GOAL OF THE EXERCISE:
Copy verbatim the block of lines in the entries below whose first line contains "is false that" and whose last line contains "- The coin landed heads.". Leave out all other lines.

SOURCE MATERIAL:
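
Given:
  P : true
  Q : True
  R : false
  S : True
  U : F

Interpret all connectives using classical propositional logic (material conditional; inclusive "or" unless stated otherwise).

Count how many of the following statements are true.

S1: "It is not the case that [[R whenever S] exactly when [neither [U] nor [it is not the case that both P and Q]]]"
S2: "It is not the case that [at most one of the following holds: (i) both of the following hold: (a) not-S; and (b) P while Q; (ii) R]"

1

S1: This is not ((S -> R) iff (U nor (P nand Q))).

S -> R = True -> False = False
P nand Q = True nand True = False
U nor (P nand Q) = False nor False = True
(S -> R) iff (U nor (P nand Q)) = False iff True = False
not ((S -> R) iff (U nor (P nand Q))) = not False = True
Hence S1 is true.

S2: This is not ((not S and (P and Q)) nand R).

not S = not True = False
P and Q = True and True = True
not S and (P and Q) = False and True = False
(not S and (P and Q)) nand R = False nand False = True
not ((not S and (P and Q)) nand R) = not True = False
Hence S2 is false.

Count: 1.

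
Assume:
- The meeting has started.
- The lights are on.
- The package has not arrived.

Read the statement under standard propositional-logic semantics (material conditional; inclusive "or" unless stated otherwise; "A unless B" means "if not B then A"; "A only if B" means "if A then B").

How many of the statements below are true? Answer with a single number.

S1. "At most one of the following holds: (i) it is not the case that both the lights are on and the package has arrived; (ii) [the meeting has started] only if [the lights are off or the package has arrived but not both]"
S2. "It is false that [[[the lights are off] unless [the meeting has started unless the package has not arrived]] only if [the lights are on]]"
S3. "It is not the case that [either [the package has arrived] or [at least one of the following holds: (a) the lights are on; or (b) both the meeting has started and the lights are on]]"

1

Let Q = "the lights are on" (T), R = "the package has arrived" (F), P = "the meeting has started" (T).

S1: In symbols: (Q ↑ R) ↑ (P → (¬Q ⊕ R))

Q ↑ R = T ↑ F = T
¬Q = ¬T = F
¬Q ⊕ R = F ⊕ F = F
P → (¬Q ⊕ R) = T → F = F
(Q ↑ R) ↑ (P → (¬Q ⊕ R)) = T ↑ F = T
Thus S1 is true.

S2: Formalization: ¬((¬Q ∨ (P ∨ ¬R)) → Q)

¬Q = ¬T = F
¬R = ¬F = T
P ∨ ¬R = T ∨ T = T
¬Q ∨ (P ∨ ¬R) = F ∨ T = T
(¬Q ∨ (P ∨ ¬R)) → Q = T → T = T
¬((¬Q ∨ (P ∨ ¬R)) → Q) = ¬T = F
Thus S2 is false.

S3: Parsed as ¬(R ∨ (Q ∨ (P ∧ Q)))

P ∧ Q = T ∧ T = T
Q ∨ (P ∧ Q) = T ∨ T = T
R ∨ (Q ∨ (P ∧ Q)) = F ∨ T = T
¬(R ∨ (Q ∨ (P ∧ Q))) = ¬T = F
Thus S3 is false.

Count: 1.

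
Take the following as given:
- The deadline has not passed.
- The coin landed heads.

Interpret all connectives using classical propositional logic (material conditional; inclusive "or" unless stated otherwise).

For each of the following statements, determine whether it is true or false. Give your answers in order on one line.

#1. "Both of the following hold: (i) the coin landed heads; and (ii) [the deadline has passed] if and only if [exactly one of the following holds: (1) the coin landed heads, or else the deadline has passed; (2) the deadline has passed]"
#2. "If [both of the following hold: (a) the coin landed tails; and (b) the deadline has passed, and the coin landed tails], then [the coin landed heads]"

#1 False, #2 True

Let Q = "the coin landed heads" (True), P = "the deadline has passed" (False).

#1: Formalization: Q and (P iff ((Q or P) xor P))

Q or P = True or False = True
(Q or P) xor P = True xor False = True
P iff ((Q or P) xor P) = False iff True = False
Q and (P iff ((Q or P) xor P)) = True and False = False
Thus #1 is false.

#2: Formalization: (not Q and (P and not Q)) -> Q

not Q = not True = False
not Q = not True = False
P and not Q = False and False = False
not Q and (P and not Q) = False and False = False
(not Q and (P and not Q)) -> Q = False -> True = True
Thus #2 is true.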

RESPONSE TO THE EXERCISE:
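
S2. "It is false that [[[the lights are off] unless [the meeting has started unless the package has not arrived]] only if [the lights are on]]"
S3. "It is not the case that [either [the package has arrived] or [at least one of the following holds: (a) the lights are on; or (b) both the meeting has started and the lights are on]]"

1

Let Q = "the lights are on" (T), R = "the package has arrived" (F), P = "the meeting has started" (T).

S1: In symbols: (Q ↑ R) ↑ (P → (¬Q ⊕ R))

Q ↑ R = T ↑ F = T
¬Q = ¬T = F
¬Q ⊕ R = F ⊕ F = F
P → (¬Q ⊕ R) = T → F = F
(Q ↑ R) ↑ (P → (¬Q ⊕ R)) = T ↑ F = T
Thus S1 is true.

S2: Formalization: ¬((¬Q ∨ (P ∨ ¬R)) → Q)

¬Q = ¬T = F
¬R = ¬F = T
P ∨ ¬R = T ∨ T = T
¬Q ∨ (P ∨ ¬R) = F ∨ T = T
(¬Q ∨ (P ∨ ¬R)) → Q = T → T = T
¬((¬Q ∨ (P ∨ ¬R)) → Q) = ¬T = F
Thus S2 is false.

S3: Parsed as ¬(R ∨ (Q ∨ (P ∧ Q)))

P ∧ Q = T ∧ T = T
Q ∨ (P ∧ Q) = T ∨ T = T
R ∨ (Q ∨ (P ∧ Q)) = F ∨ T = T
¬(R ∨ (Q ∨ (P ∧ Q))) = ¬T = F
Thus S3 is false.

Count: 1.

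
Take the following as given:
- The deadline has not passed.
- The coin landed heads.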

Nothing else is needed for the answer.